▶ _Assigned task_:
Copy out, exactly and with nothing else, the stretch of lines that starts at the line containing "An anisotropic etch produces a trench 78.6" and finishes at the end of the data.
[Opening Data extracts section]
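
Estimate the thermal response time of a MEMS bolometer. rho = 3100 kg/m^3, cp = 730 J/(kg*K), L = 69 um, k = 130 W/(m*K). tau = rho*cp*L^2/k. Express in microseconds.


Step 1: Convert L to m: L = 69e-6 m
Step 2: L^2 = (69e-6)^2 = 4.761e-09 m^2
Step 3: tau = 3100 * 730 * 4.761e-09 / 130 = 8.287802e-05 s
Step 4: Convert to microseconds (multiply by 1e6).
tau = 82.878 us


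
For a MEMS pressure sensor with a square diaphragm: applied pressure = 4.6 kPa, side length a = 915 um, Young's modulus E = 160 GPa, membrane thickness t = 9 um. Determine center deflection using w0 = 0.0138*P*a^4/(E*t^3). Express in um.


Step 1: Convert pressure to compatible units (E is in GPa, so P in GPa).
P = 4.6 kPa = 4.6e-6 GPa
Step 2: Compute numerator: 0.0138 * P * a^4.
a^4 = 915^4 = 700945700625
numerator = 0.0138 * 4.6e-6 * 700945700625 = 4.4496e+04
Step 3: Compute denominator: E * t^3 = 160 * 9^3 = 116640
Step 4: w0 = numerator / denominator = 4.4496e+04 / 116640 = 0.3815 um


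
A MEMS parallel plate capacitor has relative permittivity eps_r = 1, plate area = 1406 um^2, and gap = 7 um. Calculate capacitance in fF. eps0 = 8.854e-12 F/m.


Step 1: Convert area to m^2: A = 1406e-12 m^2
Step 2: Convert gap to m: d = 7e-6 m
Step 3: C = eps0 * eps_r * A / d
C = 8.854e-12 * 1 * 1406e-12 / 7e-6
Step 4: Convert to fF (multiply by 1e15).
C = 1.78 fF


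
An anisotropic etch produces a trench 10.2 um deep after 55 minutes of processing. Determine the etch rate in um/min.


Step 1: Etch rate = depth / time
Step 2: rate = 10.2 / 55
rate = 0.185 um/min


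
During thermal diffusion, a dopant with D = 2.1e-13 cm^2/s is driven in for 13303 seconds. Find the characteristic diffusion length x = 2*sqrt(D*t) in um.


Step 1: Compute D*t = 2.1e-13 * 13303 = 2.79363e-09 cm^2
Step 2: sqrt(D*t) = 5.28548e-05 cm
Step 3: x = 2 * 5.28548e-05 cm = 1.057096e-04 cm
Step 4: Convert to um (1 cm = 1e4 um): x = 1.057 um


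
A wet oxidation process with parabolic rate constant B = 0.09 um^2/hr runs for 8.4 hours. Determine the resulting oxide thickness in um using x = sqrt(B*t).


Step 1: Compute B*t = 0.09 * 8.4 = 0.756
Step 2: x = sqrt(0.756)
x = 0.869 um


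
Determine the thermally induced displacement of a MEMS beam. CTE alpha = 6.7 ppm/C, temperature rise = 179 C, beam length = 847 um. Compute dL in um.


Step 1: Convert CTE: alpha = 6.7 ppm/C = 6.7e-6 /C
Step 2: dL = 6.7e-6 * 179 * 847
dL = 1.0158 um


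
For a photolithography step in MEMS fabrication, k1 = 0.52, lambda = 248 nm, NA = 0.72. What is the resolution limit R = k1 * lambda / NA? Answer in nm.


Step 1: Identify values: k1 = 0.52, lambda = 248 nm, NA = 0.72
Step 2: R = k1 * lambda / NA
R = 0.52 * 248 / 0.72
R = 179.1 nm


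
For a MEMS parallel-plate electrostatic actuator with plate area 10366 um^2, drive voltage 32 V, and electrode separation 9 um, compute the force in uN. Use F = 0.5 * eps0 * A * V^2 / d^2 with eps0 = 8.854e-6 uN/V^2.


Step 1: Identify parameters.
eps0 = 8.854e-6 uN/V^2, A = 10366 um^2, V = 32 V, d = 9 um
Step 2: Compute V^2 = 32^2 = 1024
Step 3: Compute d^2 = 9^2 = 81
Step 4: F = 0.5 * 8.854e-6 * 10366 * 1024 / 81
F = 0.58 uN


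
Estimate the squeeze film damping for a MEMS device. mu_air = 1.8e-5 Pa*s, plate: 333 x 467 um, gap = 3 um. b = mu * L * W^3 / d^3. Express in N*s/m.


Step 1: Convert to SI.
L = 333e-6 m, W = 467e-6 m, d = 3e-6 m
Step 2: W^3 = (467e-6)^3 = 1.02e-10 m^3
Step 3: d^3 = (3e-6)^3 = 2.70e-17 m^3
Step 4: b = 1.8e-5 * 333e-6 * 1.02e-10 / 2.70e-17
b = 2.26e-02 N*s/m


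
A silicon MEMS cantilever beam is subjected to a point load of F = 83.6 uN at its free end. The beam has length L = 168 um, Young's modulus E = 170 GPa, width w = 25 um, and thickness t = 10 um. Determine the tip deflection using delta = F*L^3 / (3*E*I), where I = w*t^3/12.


Step 1: Calculate the second moment of area.
I = w * t^3 / 12 = 25 * 10^3 / 12 = 2083.3333 um^4
Step 2: Convert E to consistent units (1 GPa = 1000 uN/um^2).
E = 170 GPa = 170000 uN/um^2
Step 3: Calculate tip deflection.
delta = F * L^3 / (3 * E * I)
delta = 83.6 * 168^3 / (3 * 170000 * 2083.3333)
delta = 0.3731 um


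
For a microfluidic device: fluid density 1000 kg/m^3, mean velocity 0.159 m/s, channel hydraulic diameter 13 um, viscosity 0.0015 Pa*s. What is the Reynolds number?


Step 1: Convert Dh to meters: Dh = 13e-6 m
Step 2: Re = rho * v * Dh / mu
Re = 1000 * 0.159 * 13e-6 / 0.0015
Re = 1.378


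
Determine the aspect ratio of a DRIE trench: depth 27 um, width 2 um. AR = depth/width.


Step 1: AR = depth / width
Step 2: AR = 27 / 2
AR = 13.5


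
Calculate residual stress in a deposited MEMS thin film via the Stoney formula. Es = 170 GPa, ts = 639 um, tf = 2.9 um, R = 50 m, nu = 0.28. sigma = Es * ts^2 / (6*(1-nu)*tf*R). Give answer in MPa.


Step 1: Compute numerator: Es * ts^2 = 170 * 639^2 = 69414570 (GPa*um^2)
Step 2: Compute denominator (R in um): 6*(1-nu)*tf*R = 6*0.72*2.9*50e6 = 626400000.0 (um^2)
Step 3: sigma (GPa) = 69414570 / 626400000.0 = 1.10815e-01 GPa
Step 4: Convert to MPa (x1000): sigma = 110.8 MPa


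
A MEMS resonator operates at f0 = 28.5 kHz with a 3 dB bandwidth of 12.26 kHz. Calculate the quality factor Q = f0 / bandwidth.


Step 1: Q = f0 / bandwidth
Step 2: Q = 28.5 / 12.26
Q = 2.3


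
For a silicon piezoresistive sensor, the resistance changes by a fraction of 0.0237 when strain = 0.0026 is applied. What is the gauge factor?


Step 1: Identify values.
dR/R = 0.0237, strain = 0.0026
Step 2: GF = (dR/R) / strain = 0.0237 / 0.0026
GF = 9.1


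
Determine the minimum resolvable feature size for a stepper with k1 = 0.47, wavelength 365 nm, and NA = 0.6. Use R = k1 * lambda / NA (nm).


Step 1: Identify values: k1 = 0.47, lambda = 365 nm, NA = 0.6
Step 2: R = k1 * lambda / NA
R = 0.47 * 365 / 0.6
R = 285.9 nm


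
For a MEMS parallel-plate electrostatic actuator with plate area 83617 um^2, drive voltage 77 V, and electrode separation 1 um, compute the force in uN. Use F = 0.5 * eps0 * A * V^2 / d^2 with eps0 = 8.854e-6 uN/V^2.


Step 1: Identify parameters.
eps0 = 8.854e-6 uN/V^2, A = 83617 um^2, V = 77 V, d = 1 um
Step 2: Compute V^2 = 77^2 = 5929
Step 3: Compute d^2 = 1^2 = 1
Step 4: F = 0.5 * 8.854e-6 * 83617 * 5929 / 1
F = 2194.753 uN


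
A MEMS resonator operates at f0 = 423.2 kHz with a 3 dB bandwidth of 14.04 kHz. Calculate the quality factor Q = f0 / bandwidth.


Step 1: Q = f0 / bandwidth
Step 2: Q = 423.2 / 14.04
Q = 30.1


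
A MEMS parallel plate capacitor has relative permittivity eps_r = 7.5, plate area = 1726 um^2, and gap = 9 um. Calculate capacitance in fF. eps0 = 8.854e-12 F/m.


Step 1: Convert area to m^2: A = 1726e-12 m^2
Step 2: Convert gap to m: d = 9e-6 m
Step 3: C = eps0 * eps_r * A / d
C = 8.854e-12 * 7.5 * 1726e-12 / 9e-6
Step 4: Convert to fF (multiply by 1e15).
C = 12.74 fF


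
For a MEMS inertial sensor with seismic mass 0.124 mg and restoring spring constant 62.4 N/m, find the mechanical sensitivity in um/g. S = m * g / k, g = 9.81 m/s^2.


Step 1: Convert mass: m = 0.124 mg = 1.24e-07 kg
Step 2: S = m * g / k = 1.24e-07 * 9.81 / 62.4
Step 3: S = 1.95e-08 m/g
Step 4: Convert to um/g: S = 0.019 um/g


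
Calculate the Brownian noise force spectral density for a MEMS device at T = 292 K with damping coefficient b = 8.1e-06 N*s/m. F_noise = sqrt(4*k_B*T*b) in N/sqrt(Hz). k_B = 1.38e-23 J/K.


Step 1: Compute 4 * k_B * T * b
= 4 * 1.38e-23 * 292 * 8.1e-06
= 1.3056e-25 N^2/Hz
Step 2: F_noise = sqrt(1.3056e-25)
F_noise = 3.61e-13 N/sqrt(Hz)


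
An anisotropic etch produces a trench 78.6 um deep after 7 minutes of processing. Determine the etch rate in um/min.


Step 1: Etch rate = depth / time
Step 2: rate = 78.6 / 7
rate = 11.229 um/min


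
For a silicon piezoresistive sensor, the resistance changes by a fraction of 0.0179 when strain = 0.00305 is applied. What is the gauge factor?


Step 1: Identify values.
dR/R = 0.0179, strain = 0.00305
Step 2: GF = (dR/R) / strain = 0.0179 / 0.00305
GF = 5.9


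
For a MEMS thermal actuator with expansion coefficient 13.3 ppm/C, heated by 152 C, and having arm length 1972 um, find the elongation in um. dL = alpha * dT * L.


Step 1: Convert CTE: alpha = 13.3 ppm/C = 13.3e-6 /C
Step 2: dL = 13.3e-6 * 152 * 1972
dL = 3.9866 um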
[Closing Data extracts section]
▶ _Task answer_:
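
An anisotropic etch produces a trench 78.6 um deep after 7 minutes of processing. Determine the etch rate in um/min.


Step 1: Etch rate = depth / time
Step 2: rate = 78.6 / 7
rate = 11.229 um/min


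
For a silicon piezoresistive sensor, the resistance changes by a fraction of 0.0179 when strain = 0.00305 is applied. What is the gauge factor?


Step 1: Identify values.
dR/R = 0.0179, strain = 0.00305
Step 2: GF = (dR/R) / strain = 0.0179 / 0.00305
GF = 5.9


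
For a MEMS thermal actuator with expansion coefficient 13.3 ppm/C, heated by 152 C, and having arm length 1972 um, find the elongation in um. dL = alpha * dT * L.


Step 1: Convert CTE: alpha = 13.3 ppm/C = 13.3e-6 /C
Step 2: dL = 13.3e-6 * 152 * 1972
dL = 3.9866 um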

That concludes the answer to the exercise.